## EXERCISE PROMPT
For the records that follow, give the number of lines in which the word "Rules" occurs, with nothing added.

[INFORMATION SUPPLIED Boundary: Start]

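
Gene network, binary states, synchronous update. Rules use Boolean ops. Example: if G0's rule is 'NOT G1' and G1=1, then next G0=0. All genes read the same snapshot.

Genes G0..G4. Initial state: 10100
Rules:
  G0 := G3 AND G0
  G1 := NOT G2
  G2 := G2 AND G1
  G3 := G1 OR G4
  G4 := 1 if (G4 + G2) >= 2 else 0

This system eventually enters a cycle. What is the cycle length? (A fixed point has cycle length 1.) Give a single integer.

Step 0: 10100
Step 1: G0=G3&G0=0&1=0 G1=NOT G2=NOT 1=0 G2=G2&G1=1&0=0 G3=G1|G4=0|0=0 G4=(0+1>=2)=0 -> 00000
Step 2: G0=G3&G0=0&0=0 G1=NOT G2=NOT 0=1 G2=G2&G1=0&0=0 G3=G1|G4=0|0=0 G4=(0+0>=2)=0 -> 01000
Step 3: G0=G3&G0=0&0=0 G1=NOT G2=NOT 0=1 G2=G2&G1=0&1=0 G3=G1|G4=1|0=1 G4=(0+0>=2)=0 -> 01010
Step 4: G0=G3&G0=1&0=0 G1=NOT G2=NOT 0=1 G2=G2&G1=0&1=0 G3=G1|G4=1|0=1 G4=(0+0>=2)=0 -> 01010
State from step 4 equals state from step 3 -> cycle length 1

Answer: 1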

[INFORMATION SUPPLIED Boundary: End]

## RESPONSE TO THE TASK
2